Content starts

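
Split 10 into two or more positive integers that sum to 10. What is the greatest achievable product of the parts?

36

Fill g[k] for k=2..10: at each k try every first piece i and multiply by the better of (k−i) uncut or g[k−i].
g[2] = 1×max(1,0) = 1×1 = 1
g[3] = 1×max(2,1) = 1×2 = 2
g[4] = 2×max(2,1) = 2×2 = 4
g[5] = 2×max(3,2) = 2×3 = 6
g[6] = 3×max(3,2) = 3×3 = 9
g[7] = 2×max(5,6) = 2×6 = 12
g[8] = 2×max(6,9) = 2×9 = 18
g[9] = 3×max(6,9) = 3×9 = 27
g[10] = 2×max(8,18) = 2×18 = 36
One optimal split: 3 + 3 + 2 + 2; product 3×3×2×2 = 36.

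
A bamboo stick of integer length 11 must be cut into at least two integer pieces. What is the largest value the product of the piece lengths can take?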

Content ends
Content starts

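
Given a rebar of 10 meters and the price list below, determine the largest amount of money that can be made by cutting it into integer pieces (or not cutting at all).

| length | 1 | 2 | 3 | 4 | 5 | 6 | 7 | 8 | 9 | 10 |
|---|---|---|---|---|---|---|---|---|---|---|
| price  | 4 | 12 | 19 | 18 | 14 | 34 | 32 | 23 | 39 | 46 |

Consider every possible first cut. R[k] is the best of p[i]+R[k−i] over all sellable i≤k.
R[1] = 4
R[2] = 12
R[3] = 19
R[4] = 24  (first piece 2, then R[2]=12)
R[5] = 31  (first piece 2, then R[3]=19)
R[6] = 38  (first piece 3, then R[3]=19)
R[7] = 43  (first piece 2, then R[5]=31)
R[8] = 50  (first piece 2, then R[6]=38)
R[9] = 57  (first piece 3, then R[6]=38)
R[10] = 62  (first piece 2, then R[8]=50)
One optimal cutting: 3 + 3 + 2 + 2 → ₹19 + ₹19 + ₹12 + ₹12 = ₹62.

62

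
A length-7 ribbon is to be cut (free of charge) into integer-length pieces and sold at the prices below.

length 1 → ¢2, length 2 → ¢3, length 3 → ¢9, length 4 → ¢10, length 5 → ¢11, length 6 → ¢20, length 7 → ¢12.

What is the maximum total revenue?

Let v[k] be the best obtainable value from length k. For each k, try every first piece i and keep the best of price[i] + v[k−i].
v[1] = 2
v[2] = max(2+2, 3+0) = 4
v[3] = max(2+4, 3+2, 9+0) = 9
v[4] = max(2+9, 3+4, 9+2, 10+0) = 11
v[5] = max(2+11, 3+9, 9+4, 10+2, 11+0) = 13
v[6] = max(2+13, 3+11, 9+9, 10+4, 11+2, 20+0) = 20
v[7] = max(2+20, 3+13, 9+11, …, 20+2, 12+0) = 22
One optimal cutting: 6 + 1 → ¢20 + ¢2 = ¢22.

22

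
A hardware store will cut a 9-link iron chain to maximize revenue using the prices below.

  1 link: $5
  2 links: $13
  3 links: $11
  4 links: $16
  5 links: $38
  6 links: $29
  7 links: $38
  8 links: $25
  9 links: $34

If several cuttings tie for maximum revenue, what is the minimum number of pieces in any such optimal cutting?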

Content ends

◆ **Exercise goal**
Every line in the listing that holds "pieces" belongs in the answer.

◆ **Finished exercise**
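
A bamboo stick of integer length 11 must be cut into at least two integer pieces. What is the largest value the product of the piece lengths can take?
Given a rebar of 10 meters and the price list below, determine the largest amount of money that can be made by cutting it into integer pieces (or not cutting at all).
A length-7 ribbon is to be cut (free of charge) into integer-length pieces and sold at the prices below.
If several cuttings tie for maximum revenue, what is the minimum number of pieces in any such optimal cutting?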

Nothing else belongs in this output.